» ACTIVITY
Only lines holding the word "What" are wanted from the records; copy all of them.

>>>

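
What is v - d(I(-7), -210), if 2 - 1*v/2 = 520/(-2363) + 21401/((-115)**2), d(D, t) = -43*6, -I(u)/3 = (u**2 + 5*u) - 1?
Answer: 8100289724/31250675 ≈ 259.20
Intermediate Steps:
I(u) = 3 - 15*u - 3*u**2 (I(u) = -3*((u**2 + 5*u) - 1) = -3*(-1 + u**2 + 5*u) = 3 - 15*u - 3*u**2)
d(D, t) = -258
v = 37615574/31250675 (v = 4 - 2*(520/(-2363) + 21401/((-115)**2)) = 4 - 2*(520*(-1/2363) + 21401/13225) = 4 - 2*(-520/2363 + 21401*(1/13225)) = 4 - 2*(-520/2363 + 21401/13225) = 4 - 2*43693563/31250675 = 4 - 87387126/31250675 = 37615574/31250675 ≈ 1.2037)
v - d(I(-7), -210) = 37615574/31250675 - 1*(-258) = 37615574/31250675 + 258 = 8100289724/31250675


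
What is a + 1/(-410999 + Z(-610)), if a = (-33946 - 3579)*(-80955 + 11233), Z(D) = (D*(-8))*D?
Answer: 8863559673471949/3387799 ≈ 2.6163e+9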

<<<

» SOLUTION TO THE PROBLEM
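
What is v - d(I(-7), -210), if 2 - 1*v/2 = 520/(-2363) + 21401/((-115)**2), d(D, t) = -43*6, -I(u)/3 = (u**2 + 5*u) - 1?
What is a + 1/(-410999 + Z(-610)), if a = (-33946 - 3579)*(-80955 + 11233), Z(D) = (D*(-8))*D?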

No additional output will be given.